Dataset entries
◇ ◇ ◇ ◇
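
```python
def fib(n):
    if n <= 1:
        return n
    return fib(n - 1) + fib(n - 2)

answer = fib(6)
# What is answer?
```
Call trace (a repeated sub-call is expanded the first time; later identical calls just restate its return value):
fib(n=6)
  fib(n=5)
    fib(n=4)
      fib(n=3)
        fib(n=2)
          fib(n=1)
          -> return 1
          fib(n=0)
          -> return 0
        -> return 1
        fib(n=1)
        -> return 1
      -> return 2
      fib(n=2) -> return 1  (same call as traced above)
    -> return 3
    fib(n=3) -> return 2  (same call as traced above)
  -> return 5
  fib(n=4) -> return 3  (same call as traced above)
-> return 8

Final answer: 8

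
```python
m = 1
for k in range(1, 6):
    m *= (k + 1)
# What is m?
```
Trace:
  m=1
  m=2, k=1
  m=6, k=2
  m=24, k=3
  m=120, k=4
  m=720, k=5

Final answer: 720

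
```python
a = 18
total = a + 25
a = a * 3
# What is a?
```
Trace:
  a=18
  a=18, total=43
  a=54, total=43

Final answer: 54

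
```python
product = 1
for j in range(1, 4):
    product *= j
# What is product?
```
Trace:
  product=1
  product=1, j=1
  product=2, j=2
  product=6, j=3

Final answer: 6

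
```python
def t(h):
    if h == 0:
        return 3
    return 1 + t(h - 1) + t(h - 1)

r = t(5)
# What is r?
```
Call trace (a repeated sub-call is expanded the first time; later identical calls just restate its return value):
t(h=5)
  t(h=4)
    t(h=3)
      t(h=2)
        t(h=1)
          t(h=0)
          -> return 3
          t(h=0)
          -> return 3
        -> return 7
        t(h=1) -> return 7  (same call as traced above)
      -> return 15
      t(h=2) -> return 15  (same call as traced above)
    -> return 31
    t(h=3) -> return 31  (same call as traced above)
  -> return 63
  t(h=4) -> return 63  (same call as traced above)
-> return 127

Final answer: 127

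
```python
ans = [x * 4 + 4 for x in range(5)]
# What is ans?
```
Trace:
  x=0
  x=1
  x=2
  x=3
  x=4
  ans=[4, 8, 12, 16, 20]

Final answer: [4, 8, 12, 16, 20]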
◇ ◇ ◇ ◇
• Task description:
Return each line in the records that holds the string "range".

• Solution for this problem:
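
for k in range(1, 6):
for j in range(1, 4):
ans = [x * 4 + 4 for x in range(5)]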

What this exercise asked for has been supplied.